*EXERCISE GOAL*
Lines from the entries below that hold "effector" form the answer; copy all of them.

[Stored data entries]
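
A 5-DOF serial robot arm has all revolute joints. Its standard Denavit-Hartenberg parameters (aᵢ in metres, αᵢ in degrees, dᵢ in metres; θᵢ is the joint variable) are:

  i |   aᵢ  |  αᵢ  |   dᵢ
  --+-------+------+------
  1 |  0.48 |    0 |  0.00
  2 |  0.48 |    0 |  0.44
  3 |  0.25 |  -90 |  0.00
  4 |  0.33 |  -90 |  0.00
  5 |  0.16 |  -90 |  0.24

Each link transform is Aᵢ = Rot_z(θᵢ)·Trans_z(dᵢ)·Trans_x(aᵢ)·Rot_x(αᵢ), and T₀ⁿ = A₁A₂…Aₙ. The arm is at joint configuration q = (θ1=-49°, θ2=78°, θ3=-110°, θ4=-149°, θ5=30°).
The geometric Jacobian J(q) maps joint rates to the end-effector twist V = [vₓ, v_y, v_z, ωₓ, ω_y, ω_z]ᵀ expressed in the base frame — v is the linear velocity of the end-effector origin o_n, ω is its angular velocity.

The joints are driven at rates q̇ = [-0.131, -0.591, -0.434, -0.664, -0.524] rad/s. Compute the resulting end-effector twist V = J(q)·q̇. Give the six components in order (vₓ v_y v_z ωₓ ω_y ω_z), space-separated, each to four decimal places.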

*ANSWER TO THIS PROBLEM*
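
The geometric Jacobian J(q) maps joint rates to the end-effector twist V = [vₓ, v_y, v_z, ωₓ, ω_y, ω_z]ᵀ expressed in the base frame — v is the linear velocity of the end-effector origin o_n, ω is its angular velocity.
The joints are driven at rates q̇ = [-0.131, -0.591, -0.434, -0.664, -0.524] rad/s. Compute the resulting end-effector twist V = J(q)·q̇. Give the six components in order (vₓ v_y v_z ωₓ ω_y ω_z), space-separated, each to four decimal places.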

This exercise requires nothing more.